[WORK TO COMPLETE]
From the first line to the last, print the data exactly as it appears.

Stored items
▶
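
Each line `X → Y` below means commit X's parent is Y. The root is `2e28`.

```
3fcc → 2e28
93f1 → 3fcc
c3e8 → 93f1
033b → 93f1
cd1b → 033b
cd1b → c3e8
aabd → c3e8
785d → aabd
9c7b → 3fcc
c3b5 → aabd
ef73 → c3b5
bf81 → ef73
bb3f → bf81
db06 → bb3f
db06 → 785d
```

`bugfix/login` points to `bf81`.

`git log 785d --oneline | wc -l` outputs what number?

6

Walking parent pointers from 785d: reachable set = {2e28, 3fcc, 785d, 93f1, aabd, c3e8}.
That is 6 commits.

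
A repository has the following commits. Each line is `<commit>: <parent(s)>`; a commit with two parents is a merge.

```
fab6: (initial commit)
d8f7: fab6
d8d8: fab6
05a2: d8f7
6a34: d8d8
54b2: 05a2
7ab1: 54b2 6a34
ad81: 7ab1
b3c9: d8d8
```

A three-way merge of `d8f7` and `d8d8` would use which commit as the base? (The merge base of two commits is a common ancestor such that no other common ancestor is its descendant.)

Ancestors of d8f7: {d8f7, fab6}.
Ancestors of d8d8: {d8d8, fab6}.
Common ancestors: {fab6}.
The only common ancestor is fab6, so it is the merge base.

fab6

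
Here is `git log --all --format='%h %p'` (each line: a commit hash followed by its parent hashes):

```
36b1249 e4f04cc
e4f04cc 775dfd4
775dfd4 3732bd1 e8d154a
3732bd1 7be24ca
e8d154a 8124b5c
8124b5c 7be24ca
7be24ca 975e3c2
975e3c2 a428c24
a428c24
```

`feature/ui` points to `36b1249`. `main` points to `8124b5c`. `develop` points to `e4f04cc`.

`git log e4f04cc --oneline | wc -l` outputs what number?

8

Walking parent pointers from e4f04cc: reachable set = {3732bd1, 775dfd4, 7be24ca, 8124b5c, 975e3c2, a428c24, e4f04cc, e8d154a}.
That is 8 commits.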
◀
[ANSWER FOR THIS EXERCISE]
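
Each line `X → Y` below means commit X's parent is Y. The root is `2e28`.

```
3fcc → 2e28
93f1 → 3fcc
c3e8 → 93f1
033b → 93f1
cd1b → 033b
cd1b → c3e8
aabd → c3e8
785d → aabd
9c7b → 3fcc
c3b5 → aabd
ef73 → c3b5
bf81 → ef73
bb3f → bf81
db06 → bb3f
db06 → 785d
```

`bugfix/login` points to `bf81`.

`git log 785d --oneline | wc -l` outputs what number?

6

Walking parent pointers from 785d: reachable set = {2e28, 3fcc, 785d, 93f1, aabd, c3e8}.
That is 6 commits.

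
A repository has the following commits. Each line is `<commit>: <parent(s)>`; a commit with two parents is a merge.

```
fab6: (initial commit)
d8f7: fab6
d8d8: fab6
05a2: d8f7
6a34: d8d8
54b2: 05a2
7ab1: 54b2 6a34
ad81: 7ab1
b3c9: d8d8
```

A three-way merge of `d8f7` and `d8d8` would use which commit as the base? (The merge base of two commits is a common ancestor such that no other common ancestor is its descendant.)

Ancestors of d8f7: {d8f7, fab6}.
Ancestors of d8d8: {d8d8, fab6}.
Common ancestors: {fab6}.
The only common ancestor is fab6, so it is the merge base.

fab6

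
Here is `git log --all --format='%h %p'` (each line: a commit hash followed by its parent hashes):

```
36b1249 e4f04cc
e4f04cc 775dfd4
775dfd4 3732bd1 e8d154a
3732bd1 7be24ca
e8d154a 8124b5c
8124b5c 7be24ca
7be24ca 975e3c2
975e3c2 a428c24
a428c24
```

`feature/ui` points to `36b1249`. `main` points to `8124b5c`. `develop` points to `e4f04cc`.

`git log e4f04cc --oneline | wc -l` outputs what number?

8

Walking parent pointers from e4f04cc: reachable set = {3732bd1, 775dfd4, 7be24ca, 8124b5c, 975e3c2, a428c24, e4f04cc, e8d154a}.
That is 8 commits.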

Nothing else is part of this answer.